::: RECORDS PROVIDED :::
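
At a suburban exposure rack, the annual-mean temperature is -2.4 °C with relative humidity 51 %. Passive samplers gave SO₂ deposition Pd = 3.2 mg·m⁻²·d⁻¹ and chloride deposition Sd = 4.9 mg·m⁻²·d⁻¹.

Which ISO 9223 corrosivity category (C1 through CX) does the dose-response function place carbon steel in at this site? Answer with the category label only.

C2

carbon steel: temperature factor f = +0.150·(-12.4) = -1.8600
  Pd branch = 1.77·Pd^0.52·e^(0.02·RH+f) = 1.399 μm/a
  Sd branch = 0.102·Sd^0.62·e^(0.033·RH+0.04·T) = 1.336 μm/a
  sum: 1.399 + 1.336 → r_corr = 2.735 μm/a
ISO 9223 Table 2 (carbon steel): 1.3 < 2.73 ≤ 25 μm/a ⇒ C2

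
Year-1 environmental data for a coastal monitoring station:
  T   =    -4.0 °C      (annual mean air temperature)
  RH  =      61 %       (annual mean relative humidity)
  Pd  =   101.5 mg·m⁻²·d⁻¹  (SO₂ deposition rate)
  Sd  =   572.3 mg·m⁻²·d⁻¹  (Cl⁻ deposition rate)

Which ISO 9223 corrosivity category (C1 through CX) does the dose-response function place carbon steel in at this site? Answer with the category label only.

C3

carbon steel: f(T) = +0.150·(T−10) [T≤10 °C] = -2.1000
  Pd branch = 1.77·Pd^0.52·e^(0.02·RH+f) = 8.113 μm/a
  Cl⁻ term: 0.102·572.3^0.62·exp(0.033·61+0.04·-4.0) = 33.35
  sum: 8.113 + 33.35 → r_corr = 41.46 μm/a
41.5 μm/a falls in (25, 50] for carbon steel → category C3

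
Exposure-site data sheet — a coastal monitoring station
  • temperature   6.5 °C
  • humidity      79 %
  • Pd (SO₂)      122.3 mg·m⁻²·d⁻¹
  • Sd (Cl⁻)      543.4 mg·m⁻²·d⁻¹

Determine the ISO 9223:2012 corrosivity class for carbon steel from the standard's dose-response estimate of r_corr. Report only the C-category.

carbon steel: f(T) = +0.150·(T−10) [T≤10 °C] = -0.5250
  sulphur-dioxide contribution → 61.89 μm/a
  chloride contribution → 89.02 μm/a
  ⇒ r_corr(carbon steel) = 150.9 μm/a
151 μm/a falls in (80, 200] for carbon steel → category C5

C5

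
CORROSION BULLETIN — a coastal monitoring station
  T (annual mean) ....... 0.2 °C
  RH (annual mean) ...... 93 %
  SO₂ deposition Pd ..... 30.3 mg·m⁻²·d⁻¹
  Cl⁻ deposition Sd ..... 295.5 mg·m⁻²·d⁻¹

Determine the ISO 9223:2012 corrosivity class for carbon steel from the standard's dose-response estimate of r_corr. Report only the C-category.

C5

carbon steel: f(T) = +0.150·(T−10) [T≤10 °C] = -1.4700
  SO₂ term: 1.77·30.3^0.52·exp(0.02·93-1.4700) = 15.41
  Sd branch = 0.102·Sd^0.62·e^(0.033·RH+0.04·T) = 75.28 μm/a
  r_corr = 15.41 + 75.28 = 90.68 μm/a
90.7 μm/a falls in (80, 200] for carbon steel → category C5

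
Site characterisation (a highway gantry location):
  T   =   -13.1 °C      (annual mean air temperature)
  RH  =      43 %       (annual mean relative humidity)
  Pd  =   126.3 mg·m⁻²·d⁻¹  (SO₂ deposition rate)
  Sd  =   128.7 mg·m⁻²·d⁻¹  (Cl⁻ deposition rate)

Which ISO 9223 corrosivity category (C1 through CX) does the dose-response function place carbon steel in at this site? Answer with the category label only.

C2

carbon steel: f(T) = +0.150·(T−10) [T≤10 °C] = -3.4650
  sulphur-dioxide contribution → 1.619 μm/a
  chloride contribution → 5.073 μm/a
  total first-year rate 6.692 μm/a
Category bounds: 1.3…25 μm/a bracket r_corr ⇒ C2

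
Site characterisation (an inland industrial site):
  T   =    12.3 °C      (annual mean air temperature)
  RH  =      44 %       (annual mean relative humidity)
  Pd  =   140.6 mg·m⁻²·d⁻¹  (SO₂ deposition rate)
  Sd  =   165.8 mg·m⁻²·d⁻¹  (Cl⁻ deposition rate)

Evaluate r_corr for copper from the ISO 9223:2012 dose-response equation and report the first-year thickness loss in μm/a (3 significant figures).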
:::
*TASK DETAILS*
The whole listing above is to be reproduced without any slip.

*OUTPUT OF THE TASK*
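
At a suburban exposure rack, the annual-mean temperature is -2.4 °C with relative humidity 51 %. Passive samplers gave SO₂ deposition Pd = 3.2 mg·m⁻²·d⁻¹ and chloride deposition Sd = 4.9 mg·m⁻²·d⁻¹.

Which ISO 9223 corrosivity category (C1 through CX) does the dose-response function place carbon steel in at this site? Answer with the category label only.

C2

carbon steel: temperature factor f = +0.150·(-12.4) = -1.8600
  Pd branch = 1.77·Pd^0.52·e^(0.02·RH+f) = 1.399 μm/a
  Sd branch = 0.102·Sd^0.62·e^(0.033·RH+0.04·T) = 1.336 μm/a
  sum: 1.399 + 1.336 → r_corr = 2.735 μm/a
ISO 9223 Table 2 (carbon steel): 1.3 < 2.73 ≤ 25 μm/a ⇒ C2

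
Year-1 environmental data for a coastal monitoring station:
  T   =    -4.0 °C      (annual mean air temperature)
  RH  =      61 %       (annual mean relative humidity)
  Pd  =   101.5 mg·m⁻²·d⁻¹  (SO₂ deposition rate)
  Sd  =   572.3 mg·m⁻²·d⁻¹  (Cl⁻ deposition rate)

Which ISO 9223 corrosivity category (C1 through CX) does the dose-response function place carbon steel in at this site? Answer with the category label only.

C3

carbon steel: f(T) = +0.150·(T−10) [T≤10 °C] = -2.1000
  Pd branch = 1.77·Pd^0.52·e^(0.02·RH+f) = 8.113 μm/a
  Cl⁻ term: 0.102·572.3^0.62·exp(0.033·61+0.04·-4.0) = 33.35
  sum: 8.113 + 33.35 → r_corr = 41.46 μm/a
41.5 μm/a falls in (25, 50] for carbon steel → category C3

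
Exposure-site data sheet — a coastal monitoring station
  • temperature   6.5 °C
  • humidity      79 %
  • Pd (SO₂)      122.3 mg·m⁻²·d⁻¹
  • Sd (Cl⁻)      543.4 mg·m⁻²·d⁻¹

Determine the ISO 9223:2012 corrosivity class for carbon steel from the standard's dose-response estimate of r_corr. Report only the C-category.

carbon steel: f(T) = +0.150·(T−10) [T≤10 °C] = -0.5250
  sulphur-dioxide contribution → 61.89 μm/a
  chloride contribution → 89.02 μm/a
  ⇒ r_corr(carbon steel) = 150.9 μm/a
151 μm/a falls in (80, 200] for carbon steel → category C5

C5

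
CORROSION BULLETIN — a coastal monitoring station
  T (annual mean) ....... 0.2 °C
  RH (annual mean) ...... 93 %
  SO₂ deposition Pd ..... 30.3 mg·m⁻²·d⁻¹
  Cl⁻ deposition Sd ..... 295.5 mg·m⁻²·d⁻¹

Determine the ISO 9223:2012 corrosivity class for carbon steel from the standard's dose-response estimate of r_corr. Report only the C-category.

C5

carbon steel: f(T) = +0.150·(T−10) [T≤10 °C] = -1.4700
  SO₂ term: 1.77·30.3^0.52·exp(0.02·93-1.4700) = 15.41
  Sd branch = 0.102·Sd^0.62·e^(0.033·RH+0.04·T) = 75.28 μm/a
  r_corr = 15.41 + 75.28 = 90.68 μm/a
90.7 μm/a falls in (80, 200] for carbon steel → category C5

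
Site characterisation (a highway gantry location):
  T   =   -13.1 °C      (annual mean air temperature)
  RH  =      43 %       (annual mean relative humidity)
  Pd  =   126.3 mg·m⁻²·d⁻¹  (SO₂ deposition rate)
  Sd  =   128.7 mg·m⁻²·d⁻¹  (Cl⁻ deposition rate)

Which ISO 9223 corrosivity category (C1 through CX) does the dose-response function place carbon steel in at this site? Answer with the category label only.

C2

carbon steel: f(T) = +0.150·(T−10) [T≤10 °C] = -3.4650
  sulphur-dioxide contribution → 1.619 μm/a
  chloride contribution → 5.073 μm/a
  total first-year rate 6.692 μm/a
Category bounds: 1.3…25 μm/a bracket r_corr ⇒ C2

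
Site characterisation (an inland industrial site):
  T   =    12.3 °C      (annual mean air temperature)
  RH  =      44 %       (annual mean relative humidity)
  Pd  =   140.6 mg·m⁻²·d⁻¹  (SO₂ deposition rate)
  Sd  =   165.8 mg·m⁻²·d⁻¹  (Cl⁻ deposition rate)

Evaluate r_corr for copper from the ISO 9223:2012 dose-response equation and report the first-year thickness loss in μm/a (3 significant figures).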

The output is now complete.